Collection entries:
****************
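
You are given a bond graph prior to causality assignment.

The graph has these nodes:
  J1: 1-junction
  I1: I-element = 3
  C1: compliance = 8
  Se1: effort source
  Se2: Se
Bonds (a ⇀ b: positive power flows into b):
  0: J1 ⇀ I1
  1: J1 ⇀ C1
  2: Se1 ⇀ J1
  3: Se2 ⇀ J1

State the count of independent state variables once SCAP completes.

bond 2 →J1  (Se1 fixes effort; stroke away)
bond 3 →J1  (Se2 fixes effort; stroke away)
bond 0 →I1  (I1: I, integral causality)
bond 1 →J1  (J1: bond 0 brought flow, rest push out)

2  (C1, I1 all integral)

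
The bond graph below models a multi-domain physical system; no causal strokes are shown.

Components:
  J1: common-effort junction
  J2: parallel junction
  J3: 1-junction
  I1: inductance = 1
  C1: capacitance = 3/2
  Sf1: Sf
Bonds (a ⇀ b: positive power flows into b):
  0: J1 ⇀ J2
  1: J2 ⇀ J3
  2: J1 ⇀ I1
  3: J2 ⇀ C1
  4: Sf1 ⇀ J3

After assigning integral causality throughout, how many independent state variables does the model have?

#4 |Sf1  (Sf1: flow source, stroke at near end)
#1 |J3  (1-jn J3 has f-setter on 4)
#2 |I1  (I1 outputs flow p/I1)
#0 |J1  (closing 0-jn rule on J1)
#3 |J2  (only one effort-in slot at J2)

2  (C1, I1 all integral)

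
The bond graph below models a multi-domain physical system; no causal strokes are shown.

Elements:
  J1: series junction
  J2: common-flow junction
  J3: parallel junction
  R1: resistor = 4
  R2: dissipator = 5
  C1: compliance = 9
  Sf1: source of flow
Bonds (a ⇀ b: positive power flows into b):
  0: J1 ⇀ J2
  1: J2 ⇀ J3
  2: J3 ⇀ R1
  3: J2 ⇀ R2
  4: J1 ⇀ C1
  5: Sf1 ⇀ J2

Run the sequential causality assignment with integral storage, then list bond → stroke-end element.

#0 |J2
#1 |J2
#2 |J3
#3 |J2
#4 |J1
#5 |Sf1

#5 |Sf1  (source Sf1 imposes f)
#0 |J2  (J2 flow already set via bond 5)
#1 |J2  (J2 flow already set via bond 5)
#3 |J2  (common-f at J2 fixed by 5)
#2 |J3  (closing 0-jn rule on J3)
#4 |J1  (J1: bond 0 brought flow, rest push out)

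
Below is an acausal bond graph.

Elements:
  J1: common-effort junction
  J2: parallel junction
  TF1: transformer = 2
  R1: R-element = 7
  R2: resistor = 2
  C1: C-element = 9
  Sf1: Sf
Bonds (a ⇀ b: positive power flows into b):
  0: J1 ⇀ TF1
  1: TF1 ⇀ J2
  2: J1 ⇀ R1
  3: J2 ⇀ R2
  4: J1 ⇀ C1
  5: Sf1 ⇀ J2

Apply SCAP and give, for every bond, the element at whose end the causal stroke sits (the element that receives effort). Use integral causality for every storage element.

#5 →Sf1  (Sf1: flow source, stroke at near end)
#4 →J1  (prefer integral on C1)
#0 →TF1  (0-jn J1 has e-setter on 4)
#2 →R1  (J1: bond 4 brought effort, rest push out)
#1 →J2  (TF TF1: opposite of bond 0)
#3 →R2  (0-jn J2 has e-setter on 1)

bond 0 stroke at TF1
bond 1 stroke at J2
bond 2 stroke at R1
bond 3 stroke at R2
bond 4 stroke at J1
bond 5 stroke at Sf1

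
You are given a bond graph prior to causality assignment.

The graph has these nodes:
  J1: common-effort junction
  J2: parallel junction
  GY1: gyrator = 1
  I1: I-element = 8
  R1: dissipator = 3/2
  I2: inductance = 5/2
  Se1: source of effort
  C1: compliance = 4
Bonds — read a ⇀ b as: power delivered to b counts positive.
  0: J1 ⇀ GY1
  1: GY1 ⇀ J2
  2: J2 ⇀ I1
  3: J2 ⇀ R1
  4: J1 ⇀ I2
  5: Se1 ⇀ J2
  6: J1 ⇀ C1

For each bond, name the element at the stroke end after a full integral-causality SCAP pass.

β0 →GY1
β1 →GY1
β2 →I1
β3 →R1
β4 →I2
β5 →J2
β6 →J1

b5 stroke at J2  (Se1 (Se) sets effort on bond)
b1 stroke at GY1  (common-e at J2 fixed by 5)
b2 stroke at I1  (common-e at J2 fixed by 5)
b3 stroke at R1  (0-jn J2 has e-setter on 5)
b0 stroke at GY1  (through GY1, causality inverts; strokes same side of GY1)
b4 stroke at I2  (prefer integral on I2)
b6 stroke at J1  (J1: last free bond brings effort in)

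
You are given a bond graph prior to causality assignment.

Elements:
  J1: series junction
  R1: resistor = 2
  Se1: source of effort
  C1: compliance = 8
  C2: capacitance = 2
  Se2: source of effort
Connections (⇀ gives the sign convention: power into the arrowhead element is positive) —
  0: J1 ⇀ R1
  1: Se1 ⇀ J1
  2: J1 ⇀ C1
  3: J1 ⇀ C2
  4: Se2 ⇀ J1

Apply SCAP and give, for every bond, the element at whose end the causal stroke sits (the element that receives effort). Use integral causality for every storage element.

β0 |R1
β1 |J1
β2 |J1
β3 |J1
β4 |J1

β1 →J1  (Se1 (Se) sets effort on bond)
β4 →J1  (Se2: effort source, stroke at far end)
β2 →J1  (prefer integral on C1)
β3 →J1  (prefer integral on C2)
β0 →R1  (J1 needs exactly one f-in)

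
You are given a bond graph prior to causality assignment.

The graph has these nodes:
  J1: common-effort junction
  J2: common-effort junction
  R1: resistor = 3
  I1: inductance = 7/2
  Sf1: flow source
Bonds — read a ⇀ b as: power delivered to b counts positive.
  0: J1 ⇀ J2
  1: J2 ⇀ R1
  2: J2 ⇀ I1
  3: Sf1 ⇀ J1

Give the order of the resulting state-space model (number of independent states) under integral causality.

1  (I1 all integral)

#3 |Sf1  (source Sf1 imposes f)
#0 |J1  (closing 0-jn rule on J1)
#2 |I1  (I1 outputs flow p/I1)
#1 |J2  (only one effort-in slot at J2)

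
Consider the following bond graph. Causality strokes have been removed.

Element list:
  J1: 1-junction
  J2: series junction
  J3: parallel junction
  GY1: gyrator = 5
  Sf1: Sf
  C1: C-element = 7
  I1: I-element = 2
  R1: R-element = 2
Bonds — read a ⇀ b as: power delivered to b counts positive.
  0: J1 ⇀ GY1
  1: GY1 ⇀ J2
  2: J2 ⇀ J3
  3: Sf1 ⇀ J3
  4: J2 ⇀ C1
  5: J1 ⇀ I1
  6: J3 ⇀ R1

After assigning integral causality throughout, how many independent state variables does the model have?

2  (C1, I1 all integral)

bond 3 |Sf1  (source Sf1 imposes f)
bond 4 |J2  (C1: C, integral causality)
bond 5 |I1  (prefer integral on I1)
bond 0 |J1  (1-jn J1 has f-setter on 5)
bond 1 |J2  (through GY1, causality inverts; strokes same side of GY1)
bond 2 |J3  (closing 1-jn rule on J2)
bond 6 |R1  (0-jn J3 has e-setter on 2)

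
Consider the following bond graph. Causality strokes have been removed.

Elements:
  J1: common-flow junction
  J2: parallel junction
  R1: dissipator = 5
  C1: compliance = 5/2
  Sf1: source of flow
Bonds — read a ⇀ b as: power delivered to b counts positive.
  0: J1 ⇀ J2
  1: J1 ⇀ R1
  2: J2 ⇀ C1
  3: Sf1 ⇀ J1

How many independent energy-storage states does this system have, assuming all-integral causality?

1  (C1 all integral)

β3 stroke at Sf1  (Sf1: flow source, stroke at near end)
β0 stroke at J1  (J1 flow already set via bond 3)
β1 stroke at J1  (1-jn J1 has f-setter on 3)
β2 stroke at J2  (J2: last free bond brings effort in)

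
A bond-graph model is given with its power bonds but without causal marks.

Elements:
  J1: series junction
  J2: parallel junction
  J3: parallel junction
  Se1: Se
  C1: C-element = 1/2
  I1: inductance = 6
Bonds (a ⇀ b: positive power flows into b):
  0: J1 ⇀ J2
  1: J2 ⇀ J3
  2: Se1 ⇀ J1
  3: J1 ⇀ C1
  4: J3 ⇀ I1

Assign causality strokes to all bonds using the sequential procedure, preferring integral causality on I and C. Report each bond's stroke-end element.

β2 stroke→J1  (Se1: effort source, stroke at far end)
β3 stroke→J1  (C1 outputs effort q/C1)
β0 stroke→J2  (J1 needs exactly one f-in)
β1 stroke→J3  (J2 effort already set via bond 0)
β4 stroke→I1  (J3: bond 1 brought effort, rest push out)

b0 stroke at J2
b1 stroke at J3
b2 stroke at J1
b3 stroke at J1
b4 stroke at I1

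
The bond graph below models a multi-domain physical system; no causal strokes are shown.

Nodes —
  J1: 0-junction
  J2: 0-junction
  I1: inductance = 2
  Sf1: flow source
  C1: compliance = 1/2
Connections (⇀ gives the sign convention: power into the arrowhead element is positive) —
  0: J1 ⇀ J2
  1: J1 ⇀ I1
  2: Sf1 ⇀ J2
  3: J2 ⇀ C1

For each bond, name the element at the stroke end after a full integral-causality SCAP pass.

#2 stroke→Sf1  (Sf1: flow source, stroke at near end)
#1 stroke→I1  (prefer integral on I1)
#0 stroke→J1  (closing 0-jn rule on J1)
#3 stroke→J2  (J2 needs exactly one e-in)

bond 0 stroke at J1
bond 1 stroke at I1
bond 2 stroke at Sf1
bond 3 stroke at J2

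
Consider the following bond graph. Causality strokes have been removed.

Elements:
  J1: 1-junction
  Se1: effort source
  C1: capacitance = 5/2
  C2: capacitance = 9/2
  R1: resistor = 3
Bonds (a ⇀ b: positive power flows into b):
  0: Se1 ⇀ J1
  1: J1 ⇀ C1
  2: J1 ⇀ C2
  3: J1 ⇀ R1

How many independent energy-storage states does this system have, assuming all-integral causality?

2  (C1, C2 all integral)

b0 |J1  (Se1: effort source, stroke at far end)
b1 |J1  (C1 outputs effort q/C1)
b2 |J1  (C2 integral (e out))
b3 |R1  (J1: last free bond brings flow in)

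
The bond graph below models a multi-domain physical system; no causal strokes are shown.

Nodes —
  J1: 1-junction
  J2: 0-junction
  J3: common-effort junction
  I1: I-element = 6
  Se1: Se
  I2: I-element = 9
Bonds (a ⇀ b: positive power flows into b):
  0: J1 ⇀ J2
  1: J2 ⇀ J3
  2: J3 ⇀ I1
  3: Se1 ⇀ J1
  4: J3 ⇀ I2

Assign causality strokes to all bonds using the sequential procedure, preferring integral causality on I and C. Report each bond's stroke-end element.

#3 →J1  (Se1 (Se) sets effort on bond)
#0 →J2  (closing 1-jn rule on J1)
#1 →J3  (common-e at J2 fixed by 0)
#2 →I1  (J3: bond 1 brought effort, rest push out)
#4 →I2  (J3 effort already set via bond 1)

bond 0 |J2
bond 1 |J3
bond 2 |I1
bond 3 |J1
bond 4 |I2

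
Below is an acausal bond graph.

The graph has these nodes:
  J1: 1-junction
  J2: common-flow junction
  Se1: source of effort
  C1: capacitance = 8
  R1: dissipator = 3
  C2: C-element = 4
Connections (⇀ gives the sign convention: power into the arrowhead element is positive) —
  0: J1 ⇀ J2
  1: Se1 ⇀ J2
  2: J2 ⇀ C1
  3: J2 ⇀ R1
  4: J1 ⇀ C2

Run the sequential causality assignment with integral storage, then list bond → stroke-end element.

b0 stroke→J2
b1 stroke→J2
b2 stroke→J2
b3 stroke→R1
b4 stroke→J1

β1 →J2  (Se1: effort source, stroke at far end)
β2 →J2  (C1 integral (e out))
β4 →J1  (C2 outputs effort q/C2)
β0 →J2  (only one flow-in slot at J1)
β3 →R1  (closing 1-jn rule on J2)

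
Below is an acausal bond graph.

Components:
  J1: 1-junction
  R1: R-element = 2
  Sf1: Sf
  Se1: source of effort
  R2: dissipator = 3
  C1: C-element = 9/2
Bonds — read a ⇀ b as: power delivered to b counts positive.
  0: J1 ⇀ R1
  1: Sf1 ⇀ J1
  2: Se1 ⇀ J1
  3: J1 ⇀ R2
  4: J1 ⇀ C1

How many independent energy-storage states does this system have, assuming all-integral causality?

1  (C1 all integral)

β1 →Sf1  (source Sf1 imposes f)
β2 →J1  (Se1 fixes effort; stroke away)
β0 →J1  (J1 flow already set via bond 1)
β3 →J1  (J1: bond 1 brought flow, rest push out)
β4 →J1  (J1 flow already set via bond 1)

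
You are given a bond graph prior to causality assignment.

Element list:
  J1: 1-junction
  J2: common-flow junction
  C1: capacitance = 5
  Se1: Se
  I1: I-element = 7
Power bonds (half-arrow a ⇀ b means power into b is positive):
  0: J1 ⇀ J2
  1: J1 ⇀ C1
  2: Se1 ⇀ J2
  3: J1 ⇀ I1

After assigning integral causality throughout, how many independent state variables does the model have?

bond 2 →J2  (source Se1 imposes e)
bond 0 →J1  (only one flow-in slot at J2)
bond 1 →J1  (C1 outputs effort q/C1)
bond 3 →I1  (J1 needs exactly one f-in)

2  (C1, I1 all integral)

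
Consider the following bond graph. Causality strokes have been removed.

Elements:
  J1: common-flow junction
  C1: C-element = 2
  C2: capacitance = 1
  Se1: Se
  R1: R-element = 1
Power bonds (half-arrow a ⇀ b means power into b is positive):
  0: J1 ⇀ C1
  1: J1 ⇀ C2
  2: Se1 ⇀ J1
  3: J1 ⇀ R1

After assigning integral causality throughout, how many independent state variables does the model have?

bond 2 |J1  (Se1: effort source, stroke at far end)
bond 0 |J1  (C1: C, integral causality)
bond 1 |J1  (prefer integral on C2)
bond 3 |R1  (J1: last free bond brings flow in)

2  (C1, C2 all integral)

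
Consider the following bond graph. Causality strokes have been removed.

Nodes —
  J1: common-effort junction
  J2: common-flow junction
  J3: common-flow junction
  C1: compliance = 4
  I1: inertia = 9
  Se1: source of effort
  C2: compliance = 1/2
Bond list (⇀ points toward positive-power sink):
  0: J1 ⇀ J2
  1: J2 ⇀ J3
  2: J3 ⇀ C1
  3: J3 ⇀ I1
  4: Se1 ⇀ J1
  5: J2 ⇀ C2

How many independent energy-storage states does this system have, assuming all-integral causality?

3  (C1, C2, I1 all integral)

b4 →J1  (Se1 (Se) sets effort on bond)
b0 →J2  (common-e at J1 fixed by 4)
b2 →J3  (C1: C, integral causality)
b3 →I1  (I1 outputs flow p/I1)
b1 →J3  (common-f at J3 fixed by 3)
b5 →J2  (J2: bond 1 brought flow, rest push out)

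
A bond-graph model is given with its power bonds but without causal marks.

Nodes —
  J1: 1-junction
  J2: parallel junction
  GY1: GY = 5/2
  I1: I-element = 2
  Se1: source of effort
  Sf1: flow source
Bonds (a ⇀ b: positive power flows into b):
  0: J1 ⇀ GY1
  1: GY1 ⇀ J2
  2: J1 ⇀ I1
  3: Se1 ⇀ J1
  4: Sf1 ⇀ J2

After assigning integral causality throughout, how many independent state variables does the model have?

bond 3 →J1  (Se1 (Se) sets effort on bond)
bond 4 →Sf1  (Sf1: flow source, stroke at near end)
bond 1 →J2  (closing 0-jn rule on J2)
bond 0 →J1  (through GY1, causality inverts; strokes same side of GY1)
bond 2 →I1  (only one flow-in slot at J1)

1  (I1 all integral)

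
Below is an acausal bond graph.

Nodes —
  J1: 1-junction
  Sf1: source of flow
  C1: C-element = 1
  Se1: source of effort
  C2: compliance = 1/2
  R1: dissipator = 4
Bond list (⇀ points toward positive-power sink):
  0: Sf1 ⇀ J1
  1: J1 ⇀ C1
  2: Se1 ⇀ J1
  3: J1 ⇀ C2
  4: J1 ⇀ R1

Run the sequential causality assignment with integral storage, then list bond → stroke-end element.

bond 0 |Sf1
bond 1 |J1
bond 2 |J1
bond 3 |J1
bond 4 |J1

β0 stroke→Sf1  (Sf1 fixes flow; stroke at Sf1)
β2 stroke→J1  (Se1: effort source, stroke at far end)
β1 stroke→J1  (J1 flow already set via bond 0)
β3 stroke→J1  (J1 flow already set via bond 0)
β4 stroke→J1  (J1: bond 0 brought flow, rest push out)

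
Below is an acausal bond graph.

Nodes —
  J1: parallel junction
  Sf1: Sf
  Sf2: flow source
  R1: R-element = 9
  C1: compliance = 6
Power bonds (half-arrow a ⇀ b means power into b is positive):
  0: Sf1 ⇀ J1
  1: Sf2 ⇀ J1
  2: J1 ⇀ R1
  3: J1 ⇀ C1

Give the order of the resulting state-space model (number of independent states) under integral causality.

1  (C1 all integral)

β0 →Sf1  (Sf1 fixes flow; stroke at Sf1)
β1 →Sf2  (Sf2 (Sf) sets flow on bond)
β3 →J1  (C1 integral (e out))
β2 →R1  (0-jn J1 has e-setter on 3)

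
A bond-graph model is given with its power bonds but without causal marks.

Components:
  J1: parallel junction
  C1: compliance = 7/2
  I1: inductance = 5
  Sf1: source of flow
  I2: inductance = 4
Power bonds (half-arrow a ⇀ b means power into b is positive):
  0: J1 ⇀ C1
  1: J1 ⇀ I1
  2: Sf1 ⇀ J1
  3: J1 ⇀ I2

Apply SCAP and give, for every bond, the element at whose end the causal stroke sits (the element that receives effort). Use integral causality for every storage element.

β2 →Sf1  (Sf1 (Sf) sets flow on bond)
β0 →J1  (prefer integral on C1)
β1 →I1  (0-jn J1 has e-setter on 0)
β3 →I2  (common-e at J1 fixed by 0)

bond 0 |J1
bond 1 |I1
bond 2 |Sf1
bond 3 |I2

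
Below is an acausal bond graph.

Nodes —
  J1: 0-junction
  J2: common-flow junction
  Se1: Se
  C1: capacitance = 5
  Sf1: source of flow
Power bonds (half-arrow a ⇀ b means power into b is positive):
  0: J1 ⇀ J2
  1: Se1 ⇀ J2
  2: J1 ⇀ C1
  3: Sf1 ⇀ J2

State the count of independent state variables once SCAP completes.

1  (C1 all integral)

#1 →J2  (Se1 fixes effort; stroke away)
#3 →Sf1  (Sf1: flow source, stroke at near end)
#0 →J2  (J2 flow already set via bond 3)
#2 →J1  (J1 needs exactly one e-in)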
****************
TASK DESCRIPTION: The records above should be printed exactly, please, from the first line through the line containing "3: Se2 ⇀ J1", with both ends kept and nothing past it.

RESPONSE AREA:
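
You are given a bond graph prior to causality assignment.

The graph has these nodes:
  J1: 1-junction
  I1: I-element = 3
  C1: compliance = 8
  Se1: effort source
  Se2: Se
Bonds (a ⇀ b: positive power flows into b):
  0: J1 ⇀ I1
  1: J1 ⇀ C1
  2: Se1 ⇀ J1
  3: Se2 ⇀ J1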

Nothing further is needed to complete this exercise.